Records from a data collection
________________________
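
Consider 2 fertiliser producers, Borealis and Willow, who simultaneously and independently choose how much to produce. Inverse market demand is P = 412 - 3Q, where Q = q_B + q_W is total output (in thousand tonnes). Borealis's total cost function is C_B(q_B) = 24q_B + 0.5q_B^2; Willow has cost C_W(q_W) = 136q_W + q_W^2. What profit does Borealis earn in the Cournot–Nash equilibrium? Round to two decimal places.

Borealis's profit: π_B = (412 - 3Q)q_B - (24q_B + (1/2)q_B²). Setting ∂π_B/∂q_B = 0: 388 - 7q_B - 3(q_W) = 0.
Willow's first-order condition: 276 - 8q_W - 3(q_B) = 0.
So q_B = (388 - 3q_W)/7 and q_W = (276 - 3q_B)/8.
Solving the pair: q_B = 48.4255, q_W = 768/47.
Price P = 412 - 3·64.7660 = 217.7021.
Borealis's profit: 217.7021·48.4255 - 24·48.4255 - (1/2)·48.4255² = 8207.6125.

8207.61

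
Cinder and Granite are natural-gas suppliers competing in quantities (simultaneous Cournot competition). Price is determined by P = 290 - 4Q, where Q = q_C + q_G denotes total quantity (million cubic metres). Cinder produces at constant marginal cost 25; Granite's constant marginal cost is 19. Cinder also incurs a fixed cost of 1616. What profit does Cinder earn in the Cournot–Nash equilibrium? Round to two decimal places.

Cinder's profit: π_C = (290 - 4Q)q_C - (25q_C). Setting ∂π_C/∂q_C = 0: 265 - 8q_C - 4(q_G) = 0.
Granite's profit: π_G = (290 - 4Q)q_G - (19q_G). Setting ∂π_G/∂q_G = 0: 271 - 8q_G - 4(q_C) = 0.
So q_C = (265 - 4q_G)/8 and q_G = (271 - 4q_C)/8.
Substituting one into the other gives q_C = 259/12 and q_G = 277/12.
Price P = 290 - 4·(134/3) = 334/3.
Cinder's profit: (334/3 - 25)·(259/12) - 1616 = 247.3611.

247.36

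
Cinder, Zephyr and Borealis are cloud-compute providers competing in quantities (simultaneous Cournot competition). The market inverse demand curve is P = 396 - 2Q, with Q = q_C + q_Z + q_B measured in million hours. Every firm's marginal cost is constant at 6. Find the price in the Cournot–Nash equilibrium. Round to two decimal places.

Each firm earns π_i = (396 - 2Q)q_i - 6q_i.
First-order condition (treating rivals' output as given): 390 - 4q_i - 2·Σ_{j≠i} q_j = 0.
By symmetry each firm produces the same amount; substituting Σ_{j≠i} q_j = 2q_i yields q_i = 390/8 = 195/4.
Total output Q = 585/4, so price P = 396 - 2·(585/4) = 207/2.

103.50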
________________________
**TASK INSTRUCTIONS**
Starting at the line that contains "Cinder, Zephyr and", quote each remaining line of the entries above, unchanged.

**YOUR RESPONSE**
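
Cinder, Zephyr and Borealis are cloud-compute providers competing in quantities (simultaneous Cournot competition). The market inverse demand curve is P = 396 - 2Q, with Q = q_C + q_Z + q_B measured in million hours. Every firm's marginal cost is constant at 6. Find the price in the Cournot–Nash equilibrium. Round to two decimal places.

Each firm earns π_i = (396 - 2Q)q_i - 6q_i.
First-order condition (treating rivals' output as given): 390 - 4q_i - 2·Σ_{j≠i} q_j = 0.
By symmetry each firm produces the same amount; substituting Σ_{j≠i} q_j = 2q_i yields q_i = 390/8 = 195/4.
Total output Q = 585/4, so price P = 396 - 2·(585/4) = 207/2.

103.50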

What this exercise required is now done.